What you are asked to do => Take the data below and extract the lines from the one with "For reference, the" to the one with "Asn (N): AAC, AAU", inclusive, exactly as written.
--- Records supplied Enclosed Below ---
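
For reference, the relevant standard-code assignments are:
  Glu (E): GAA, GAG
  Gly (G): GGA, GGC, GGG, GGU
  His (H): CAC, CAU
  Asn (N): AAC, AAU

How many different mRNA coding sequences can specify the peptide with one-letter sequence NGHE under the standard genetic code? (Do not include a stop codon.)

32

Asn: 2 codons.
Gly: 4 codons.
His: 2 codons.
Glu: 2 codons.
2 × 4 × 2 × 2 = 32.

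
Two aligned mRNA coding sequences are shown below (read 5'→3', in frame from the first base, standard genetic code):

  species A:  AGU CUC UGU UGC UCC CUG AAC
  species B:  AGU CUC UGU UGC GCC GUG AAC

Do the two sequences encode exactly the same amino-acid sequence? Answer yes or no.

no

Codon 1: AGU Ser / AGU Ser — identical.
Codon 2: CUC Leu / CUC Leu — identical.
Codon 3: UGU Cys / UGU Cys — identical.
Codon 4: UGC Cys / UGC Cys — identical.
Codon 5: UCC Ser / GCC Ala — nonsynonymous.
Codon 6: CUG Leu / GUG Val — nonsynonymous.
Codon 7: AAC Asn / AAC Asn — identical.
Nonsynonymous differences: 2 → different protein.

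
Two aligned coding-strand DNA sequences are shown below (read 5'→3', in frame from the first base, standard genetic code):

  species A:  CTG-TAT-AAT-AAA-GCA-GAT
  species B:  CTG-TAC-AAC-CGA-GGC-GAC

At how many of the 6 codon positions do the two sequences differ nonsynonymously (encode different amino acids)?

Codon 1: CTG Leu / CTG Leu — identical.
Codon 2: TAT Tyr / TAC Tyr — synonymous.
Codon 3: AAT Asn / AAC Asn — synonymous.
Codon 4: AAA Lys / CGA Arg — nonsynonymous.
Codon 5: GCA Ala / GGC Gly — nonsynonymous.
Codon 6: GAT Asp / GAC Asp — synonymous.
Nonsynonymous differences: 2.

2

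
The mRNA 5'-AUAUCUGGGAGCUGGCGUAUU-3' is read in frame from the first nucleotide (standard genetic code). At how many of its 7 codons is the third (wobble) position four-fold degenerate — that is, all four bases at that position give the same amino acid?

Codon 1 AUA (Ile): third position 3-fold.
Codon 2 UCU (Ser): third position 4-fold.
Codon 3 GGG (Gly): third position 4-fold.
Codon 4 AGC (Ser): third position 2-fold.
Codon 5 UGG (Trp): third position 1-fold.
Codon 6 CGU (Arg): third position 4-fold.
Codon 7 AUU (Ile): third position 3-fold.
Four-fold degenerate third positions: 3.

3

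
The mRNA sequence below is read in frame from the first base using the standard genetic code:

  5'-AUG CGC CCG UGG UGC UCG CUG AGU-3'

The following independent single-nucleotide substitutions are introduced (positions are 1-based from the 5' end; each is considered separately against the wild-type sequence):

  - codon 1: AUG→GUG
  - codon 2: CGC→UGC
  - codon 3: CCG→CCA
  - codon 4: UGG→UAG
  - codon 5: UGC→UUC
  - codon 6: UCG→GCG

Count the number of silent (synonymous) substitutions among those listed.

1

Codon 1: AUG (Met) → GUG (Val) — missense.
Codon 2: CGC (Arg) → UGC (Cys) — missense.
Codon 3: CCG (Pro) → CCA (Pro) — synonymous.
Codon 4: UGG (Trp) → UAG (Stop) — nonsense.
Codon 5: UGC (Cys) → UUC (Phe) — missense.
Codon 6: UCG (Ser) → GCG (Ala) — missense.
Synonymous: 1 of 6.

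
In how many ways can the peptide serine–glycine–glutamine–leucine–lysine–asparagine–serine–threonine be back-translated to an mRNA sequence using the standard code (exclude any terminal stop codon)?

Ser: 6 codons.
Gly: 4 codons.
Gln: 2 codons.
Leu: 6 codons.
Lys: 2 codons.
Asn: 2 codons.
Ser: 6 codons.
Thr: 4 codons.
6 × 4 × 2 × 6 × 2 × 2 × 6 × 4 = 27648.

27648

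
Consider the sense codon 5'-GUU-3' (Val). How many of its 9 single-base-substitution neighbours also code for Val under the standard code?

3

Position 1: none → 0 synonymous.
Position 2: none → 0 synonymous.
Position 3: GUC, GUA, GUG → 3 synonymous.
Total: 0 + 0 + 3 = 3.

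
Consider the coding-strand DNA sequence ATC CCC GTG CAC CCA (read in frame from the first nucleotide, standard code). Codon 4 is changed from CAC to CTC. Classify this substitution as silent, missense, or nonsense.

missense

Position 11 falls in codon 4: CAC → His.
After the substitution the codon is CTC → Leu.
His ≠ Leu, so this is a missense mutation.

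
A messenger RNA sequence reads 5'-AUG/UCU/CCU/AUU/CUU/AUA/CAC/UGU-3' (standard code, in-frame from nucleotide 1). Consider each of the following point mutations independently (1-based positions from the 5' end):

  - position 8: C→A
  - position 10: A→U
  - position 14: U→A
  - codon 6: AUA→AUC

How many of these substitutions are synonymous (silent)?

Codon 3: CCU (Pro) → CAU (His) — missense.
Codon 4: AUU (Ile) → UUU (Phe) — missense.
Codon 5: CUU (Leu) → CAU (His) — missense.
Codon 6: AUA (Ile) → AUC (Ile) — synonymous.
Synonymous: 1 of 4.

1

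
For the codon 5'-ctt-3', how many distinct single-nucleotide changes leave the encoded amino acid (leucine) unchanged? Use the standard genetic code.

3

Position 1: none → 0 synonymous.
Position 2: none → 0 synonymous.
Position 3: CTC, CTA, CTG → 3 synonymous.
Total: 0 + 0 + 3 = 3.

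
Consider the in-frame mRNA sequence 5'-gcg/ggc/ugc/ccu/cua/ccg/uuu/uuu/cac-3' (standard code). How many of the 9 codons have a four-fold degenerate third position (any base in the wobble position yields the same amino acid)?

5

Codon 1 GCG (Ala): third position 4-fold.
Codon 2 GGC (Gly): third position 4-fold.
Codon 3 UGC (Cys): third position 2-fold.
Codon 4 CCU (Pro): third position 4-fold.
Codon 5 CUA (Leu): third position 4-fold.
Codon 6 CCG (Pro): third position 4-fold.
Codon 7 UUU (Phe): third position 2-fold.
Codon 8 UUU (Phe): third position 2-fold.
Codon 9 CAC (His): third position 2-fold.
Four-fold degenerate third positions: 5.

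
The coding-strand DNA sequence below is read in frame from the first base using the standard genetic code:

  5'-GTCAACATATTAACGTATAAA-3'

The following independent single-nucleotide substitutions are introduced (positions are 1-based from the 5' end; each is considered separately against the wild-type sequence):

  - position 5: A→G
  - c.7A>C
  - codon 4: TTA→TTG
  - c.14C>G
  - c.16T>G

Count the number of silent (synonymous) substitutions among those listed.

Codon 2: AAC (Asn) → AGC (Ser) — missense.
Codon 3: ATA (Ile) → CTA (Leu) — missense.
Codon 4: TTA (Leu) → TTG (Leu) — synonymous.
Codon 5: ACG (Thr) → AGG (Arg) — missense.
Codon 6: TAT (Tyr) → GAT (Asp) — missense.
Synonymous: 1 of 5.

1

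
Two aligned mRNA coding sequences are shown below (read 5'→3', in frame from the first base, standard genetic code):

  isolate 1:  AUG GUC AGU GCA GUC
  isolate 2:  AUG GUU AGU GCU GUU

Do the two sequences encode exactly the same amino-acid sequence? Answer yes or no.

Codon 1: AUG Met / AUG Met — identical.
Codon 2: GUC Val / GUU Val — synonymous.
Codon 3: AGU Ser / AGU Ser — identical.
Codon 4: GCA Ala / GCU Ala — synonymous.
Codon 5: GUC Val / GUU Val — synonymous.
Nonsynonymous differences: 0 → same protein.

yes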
--- End of Enclosed Records supplied ---
--- Records supplied Enclosed Below ---
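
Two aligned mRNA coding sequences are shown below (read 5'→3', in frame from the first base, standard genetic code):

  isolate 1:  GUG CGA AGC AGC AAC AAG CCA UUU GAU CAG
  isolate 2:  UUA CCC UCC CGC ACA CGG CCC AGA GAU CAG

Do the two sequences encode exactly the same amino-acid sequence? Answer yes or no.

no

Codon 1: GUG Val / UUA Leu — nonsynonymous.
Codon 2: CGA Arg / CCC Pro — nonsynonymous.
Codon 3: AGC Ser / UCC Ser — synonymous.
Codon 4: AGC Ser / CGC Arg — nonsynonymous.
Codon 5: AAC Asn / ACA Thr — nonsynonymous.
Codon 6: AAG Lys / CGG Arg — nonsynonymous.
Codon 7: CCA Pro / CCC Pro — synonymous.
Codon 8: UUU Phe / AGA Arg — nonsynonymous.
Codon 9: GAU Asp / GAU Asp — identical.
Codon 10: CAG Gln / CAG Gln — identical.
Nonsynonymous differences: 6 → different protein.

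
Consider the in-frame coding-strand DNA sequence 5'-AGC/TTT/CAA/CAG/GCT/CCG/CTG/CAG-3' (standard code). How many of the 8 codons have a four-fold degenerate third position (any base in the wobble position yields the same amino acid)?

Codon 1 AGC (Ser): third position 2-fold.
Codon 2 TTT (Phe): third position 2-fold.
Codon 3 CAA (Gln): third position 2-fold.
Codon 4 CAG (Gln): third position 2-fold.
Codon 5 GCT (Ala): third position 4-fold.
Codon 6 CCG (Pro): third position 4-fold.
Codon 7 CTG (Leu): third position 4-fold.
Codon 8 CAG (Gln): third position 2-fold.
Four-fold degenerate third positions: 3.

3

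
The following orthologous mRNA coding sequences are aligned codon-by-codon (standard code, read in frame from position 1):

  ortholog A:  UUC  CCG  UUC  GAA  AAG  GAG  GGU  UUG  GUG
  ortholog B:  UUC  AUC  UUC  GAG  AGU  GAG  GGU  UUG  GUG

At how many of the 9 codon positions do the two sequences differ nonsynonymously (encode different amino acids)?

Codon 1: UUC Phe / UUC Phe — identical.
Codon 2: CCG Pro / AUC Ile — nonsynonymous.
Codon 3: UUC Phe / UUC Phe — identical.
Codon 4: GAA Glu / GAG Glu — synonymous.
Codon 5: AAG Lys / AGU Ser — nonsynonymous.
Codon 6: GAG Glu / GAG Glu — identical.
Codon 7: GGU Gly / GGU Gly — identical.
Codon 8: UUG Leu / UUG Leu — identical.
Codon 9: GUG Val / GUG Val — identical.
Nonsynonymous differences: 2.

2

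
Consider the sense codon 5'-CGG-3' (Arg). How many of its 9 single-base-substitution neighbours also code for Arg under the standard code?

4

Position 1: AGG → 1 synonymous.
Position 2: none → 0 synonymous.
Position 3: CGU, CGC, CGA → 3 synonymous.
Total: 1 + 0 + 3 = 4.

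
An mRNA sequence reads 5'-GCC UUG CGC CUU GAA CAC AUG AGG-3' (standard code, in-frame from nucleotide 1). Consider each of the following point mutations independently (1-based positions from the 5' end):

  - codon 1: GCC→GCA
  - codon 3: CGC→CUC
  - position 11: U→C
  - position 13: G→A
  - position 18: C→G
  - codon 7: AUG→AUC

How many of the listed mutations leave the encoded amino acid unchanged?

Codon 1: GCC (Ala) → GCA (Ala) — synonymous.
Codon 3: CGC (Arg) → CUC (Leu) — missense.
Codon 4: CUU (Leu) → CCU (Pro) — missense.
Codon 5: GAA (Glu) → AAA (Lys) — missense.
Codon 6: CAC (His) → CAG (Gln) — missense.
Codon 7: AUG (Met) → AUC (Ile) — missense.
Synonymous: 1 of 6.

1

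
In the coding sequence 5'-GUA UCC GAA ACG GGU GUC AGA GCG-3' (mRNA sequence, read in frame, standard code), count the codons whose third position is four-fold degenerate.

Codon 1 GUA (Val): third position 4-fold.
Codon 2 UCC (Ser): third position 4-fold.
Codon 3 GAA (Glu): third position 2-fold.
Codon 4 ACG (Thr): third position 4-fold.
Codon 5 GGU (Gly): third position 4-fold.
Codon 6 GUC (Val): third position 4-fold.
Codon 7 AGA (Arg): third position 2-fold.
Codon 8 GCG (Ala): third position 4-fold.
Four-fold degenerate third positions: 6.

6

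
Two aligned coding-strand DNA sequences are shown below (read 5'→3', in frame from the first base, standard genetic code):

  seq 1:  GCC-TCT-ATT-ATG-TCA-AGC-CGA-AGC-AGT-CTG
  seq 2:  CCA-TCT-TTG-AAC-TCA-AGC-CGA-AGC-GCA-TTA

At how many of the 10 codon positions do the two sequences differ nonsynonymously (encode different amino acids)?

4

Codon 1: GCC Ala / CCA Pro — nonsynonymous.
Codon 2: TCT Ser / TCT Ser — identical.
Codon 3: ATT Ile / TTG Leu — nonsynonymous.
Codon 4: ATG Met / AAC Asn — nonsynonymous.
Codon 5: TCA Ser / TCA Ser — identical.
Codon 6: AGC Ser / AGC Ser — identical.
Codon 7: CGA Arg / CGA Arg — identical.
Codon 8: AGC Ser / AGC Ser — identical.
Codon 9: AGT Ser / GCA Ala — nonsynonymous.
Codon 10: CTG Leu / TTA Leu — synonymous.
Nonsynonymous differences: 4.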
--- End of Enclosed Records supplied ---
Your response =>
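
For reference, the relevant standard-code assignments are:
  Glu (E): GAA, GAG
  Gly (G): GGA, GGC, GGG, GGU
  His (H): CAC, CAU
  Asn (N): AAC, AAU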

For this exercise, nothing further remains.